__EXERCISE PROMPT__
Give back all of the data unchanged. Keep every word as it is.

(DATA Opens)

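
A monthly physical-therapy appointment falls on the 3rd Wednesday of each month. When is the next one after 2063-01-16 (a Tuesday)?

2063-01-17

January 2063 starts on a Monday; its first Wednesday is the 3rd, so the 3rd Wednesday is the 17th — 2063-01-17.
2063-01-17 is after 2063-01-16, so that is the next one.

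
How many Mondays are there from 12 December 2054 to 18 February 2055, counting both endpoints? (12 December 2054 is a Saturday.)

12 December 2054 is a Saturday; the first Monday on or after it is 14 December 2054 (2 days later).
From 14 December 2054 to 18 February 2055: 17 + 31 + 18 = 66 days (rest of December, January, February).
66 ÷ 7 = 9 full weeks with remainder 3, so 9 more Mondays after the first → 10.

10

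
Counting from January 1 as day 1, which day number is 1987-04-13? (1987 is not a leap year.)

103

Days in months before April: 31 + 28 + 31 = 90.
Plus 13 days into April → day 103.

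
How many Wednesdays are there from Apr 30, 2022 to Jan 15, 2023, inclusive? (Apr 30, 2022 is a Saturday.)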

(DATA Closes)

__SOLUTION TO THIS PROBLEM__
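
A monthly physical-therapy appointment falls on the 3rd Wednesday of each month. When is the next one after 2063-01-16 (a Tuesday)?

2063-01-17

January 2063 starts on a Monday; its first Wednesday is the 3rd, so the 3rd Wednesday is the 17th — 2063-01-17.
2063-01-17 is after 2063-01-16, so that is the next one.

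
How many Mondays are there from 12 December 2054 to 18 February 2055, counting both endpoints? (12 December 2054 is a Saturday.)

12 December 2054 is a Saturday; the first Monday on or after it is 14 December 2054 (2 days later).
From 14 December 2054 to 18 February 2055: 17 + 31 + 18 = 66 days (rest of December, January, February).
66 ÷ 7 = 9 full weeks with remainder 3, so 9 more Mondays after the first → 10.

10

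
Counting from January 1 as day 1, which day number is 1987-04-13? (1987 is not a leap year.)

103

Days in months before April: 31 + 28 + 31 = 90.
Plus 13 days into April → day 103.

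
How many Wednesdays are there from Apr 30, 2022 to Jan 15, 2023, inclusive? (Apr 30, 2022 is a Saturday.)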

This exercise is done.